DATA FOR THE TASK
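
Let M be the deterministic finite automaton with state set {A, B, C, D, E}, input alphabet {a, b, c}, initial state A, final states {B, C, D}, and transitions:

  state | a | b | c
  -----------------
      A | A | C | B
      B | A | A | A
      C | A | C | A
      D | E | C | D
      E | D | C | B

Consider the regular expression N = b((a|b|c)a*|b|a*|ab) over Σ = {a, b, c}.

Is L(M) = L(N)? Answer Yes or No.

No

The string c is accepted by M but rejected by N.
So L(M) ≠ L(N).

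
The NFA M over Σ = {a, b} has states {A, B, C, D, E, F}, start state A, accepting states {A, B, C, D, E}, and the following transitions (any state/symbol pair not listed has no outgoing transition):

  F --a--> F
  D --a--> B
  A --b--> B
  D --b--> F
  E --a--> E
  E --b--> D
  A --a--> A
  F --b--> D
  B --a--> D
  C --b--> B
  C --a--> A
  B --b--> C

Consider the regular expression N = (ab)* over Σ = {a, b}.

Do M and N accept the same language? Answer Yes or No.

The string a is accepted by M but rejected by N.
So L(M) ≠ L(N).

No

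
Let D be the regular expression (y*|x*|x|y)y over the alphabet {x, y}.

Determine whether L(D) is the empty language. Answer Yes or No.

The string y matches the expression, so it belongs to L(D).
Since L(D) contains at least one string, it is not empty.

No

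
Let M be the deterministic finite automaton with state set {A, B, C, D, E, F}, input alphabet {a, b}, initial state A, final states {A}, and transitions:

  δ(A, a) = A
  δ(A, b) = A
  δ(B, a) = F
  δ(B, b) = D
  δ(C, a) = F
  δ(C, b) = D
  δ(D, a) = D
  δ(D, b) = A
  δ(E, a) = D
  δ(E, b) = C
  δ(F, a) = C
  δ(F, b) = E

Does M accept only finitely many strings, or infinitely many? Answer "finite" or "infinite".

infinite

State A is reachable from the start and can reach an accepting state, and it lies on the cycle A → A.
Traversing that cycle any number of times yields accepted strings of unbounded length, so the language is infinite.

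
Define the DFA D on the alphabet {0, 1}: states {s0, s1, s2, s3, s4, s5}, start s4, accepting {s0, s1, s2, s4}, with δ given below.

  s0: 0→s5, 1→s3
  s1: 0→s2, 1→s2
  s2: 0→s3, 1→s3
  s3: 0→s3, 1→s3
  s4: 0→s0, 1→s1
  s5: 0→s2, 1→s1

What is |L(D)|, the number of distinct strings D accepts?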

EXERCISE DESCRIPTION
Copy every line of the data above exactly.

OUTPUT OF THE EXERCISE
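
Let M be the deterministic finite automaton with state set {A, B, C, D, E}, input alphabet {a, b, c}, initial state A, final states {B, C, D}, and transitions:

  state | a | b | c
  -----------------
      A | A | C | B
      B | A | A | A
      C | A | C | A
      D | E | C | D
      E | D | C | B

Consider the regular expression N = b((a|b|c)a*|b|a*|ab) over Σ = {a, b, c}.

Is L(M) = L(N)? Answer Yes or No.

No

The string c is accepted by M but rejected by N.
So L(M) ≠ L(N).

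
The NFA M over Σ = {a, b} has states {A, B, C, D, E, F}, start state A, accepting states {A, B, C, D, E}, and the following transitions (any state/symbol pair not listed has no outgoing transition):

  F --a--> F
  D --a--> B
  A --b--> B
  D --b--> F
  E --a--> E
  E --b--> D
  A --a--> A
  F --b--> D
  B --a--> D
  C --b--> B
  C --a--> A
  B --b--> C

Consider the regular expression N = (ab)* over Σ = {a, b}.

Do M and N accept the same language? Answer Yes or No.

The string a is accepted by M but rejected by N.
So L(M) ≠ L(N).

No

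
Let D be the regular expression (y*|x*|x|y)y over the alphabet {x, y}.

Determine whether L(D) is the empty language. Answer Yes or No.

The string y matches the expression, so it belongs to L(D).
Since L(D) contains at least one string, it is not empty.

No

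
Let M be the deterministic finite automaton with state set {A, B, C, D, E, F}, input alphabet {a, b}, initial state A, final states {A}, and transitions:

  δ(A, a) = A
  δ(A, b) = A
  δ(B, a) = F
  δ(B, b) = D
  δ(C, a) = F
  δ(C, b) = D
  δ(D, a) = D
  δ(D, b) = A
  δ(E, a) = D
  δ(E, b) = C
  δ(F, a) = C
  δ(F, b) = E

Does M accept only finitely many strings, or infinitely many? Answer "finite" or "infinite".

infinite

State A is reachable from the start and can reach an accepting state, and it lies on the cycle A → A.
Traversing that cycle any number of times yields accepted strings of unbounded length, so the language is infinite.

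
Define the DFA D on the alphabet {0, 1}: states {s0, s1, s2, s3, s4, s5}, start s4, accepting {s0, s1, s2, s4}, with δ given below.

  s0: 0→s5, 1→s3
  s1: 0→s2, 1→s2
  s2: 0→s3, 1→s3
  s3: 0→s3, 1→s3
  s4: 0→s0, 1→s1
  s5: 0→s2, 1→s1

What is |L(D)|, the number of distinct strings D accepts?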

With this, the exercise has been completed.